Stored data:
==============================

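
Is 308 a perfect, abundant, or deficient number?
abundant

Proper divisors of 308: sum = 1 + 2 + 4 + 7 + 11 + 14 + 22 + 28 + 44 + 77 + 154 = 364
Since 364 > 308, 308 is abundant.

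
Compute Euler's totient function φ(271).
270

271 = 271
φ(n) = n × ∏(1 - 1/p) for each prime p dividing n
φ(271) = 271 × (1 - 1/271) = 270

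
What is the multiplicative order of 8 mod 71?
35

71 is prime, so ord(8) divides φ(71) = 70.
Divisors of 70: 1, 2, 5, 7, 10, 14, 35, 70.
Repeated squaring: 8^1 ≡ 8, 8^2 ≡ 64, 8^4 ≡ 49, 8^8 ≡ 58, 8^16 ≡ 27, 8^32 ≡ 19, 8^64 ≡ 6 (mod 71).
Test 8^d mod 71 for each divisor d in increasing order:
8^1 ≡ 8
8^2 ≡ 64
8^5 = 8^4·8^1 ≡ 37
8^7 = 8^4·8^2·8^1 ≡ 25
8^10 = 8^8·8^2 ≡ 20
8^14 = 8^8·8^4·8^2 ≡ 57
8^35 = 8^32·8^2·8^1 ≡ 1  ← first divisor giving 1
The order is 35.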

==============================

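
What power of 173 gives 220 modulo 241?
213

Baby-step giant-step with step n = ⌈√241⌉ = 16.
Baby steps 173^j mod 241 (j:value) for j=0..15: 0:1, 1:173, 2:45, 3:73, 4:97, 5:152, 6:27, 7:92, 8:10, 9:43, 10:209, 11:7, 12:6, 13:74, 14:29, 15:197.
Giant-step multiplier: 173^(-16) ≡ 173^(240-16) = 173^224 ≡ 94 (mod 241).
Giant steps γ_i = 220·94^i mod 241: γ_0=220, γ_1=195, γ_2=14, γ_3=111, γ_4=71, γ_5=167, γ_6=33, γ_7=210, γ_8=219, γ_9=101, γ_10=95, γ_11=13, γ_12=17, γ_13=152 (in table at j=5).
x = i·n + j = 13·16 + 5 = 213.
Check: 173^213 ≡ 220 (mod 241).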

==============================

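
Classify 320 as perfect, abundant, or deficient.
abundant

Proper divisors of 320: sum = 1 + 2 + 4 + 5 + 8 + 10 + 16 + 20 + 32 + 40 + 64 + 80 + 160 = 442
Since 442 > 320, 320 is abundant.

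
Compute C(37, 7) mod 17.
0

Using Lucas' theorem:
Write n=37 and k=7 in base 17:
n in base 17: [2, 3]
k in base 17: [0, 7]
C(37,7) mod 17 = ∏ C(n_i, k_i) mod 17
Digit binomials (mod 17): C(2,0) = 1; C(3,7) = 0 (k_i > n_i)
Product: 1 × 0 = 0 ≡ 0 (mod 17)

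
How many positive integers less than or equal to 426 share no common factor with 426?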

==============================

**AIM OF THE EXERCISE**
Only one stretch of the records above is wanted: the lines between the one holding "Compute C(37, 7) mod 17." and the one holding "How many positive", inclusive, reproduced exactly.

**RESULT OF THE TASK**
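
Compute C(37, 7) mod 17.
0

Using Lucas' theorem:
Write n=37 and k=7 in base 17:
n in base 17: [2, 3]
k in base 17: [0, 7]
C(37,7) mod 17 = ∏ C(n_i, k_i) mod 17
Digit binomials (mod 17): C(2,0) = 1; C(3,7) = 0 (k_i > n_i)
Product: 1 × 0 = 0 ≡ 0 (mod 17)

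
How many positive integers less than or equal to 426 share no common factor with 426?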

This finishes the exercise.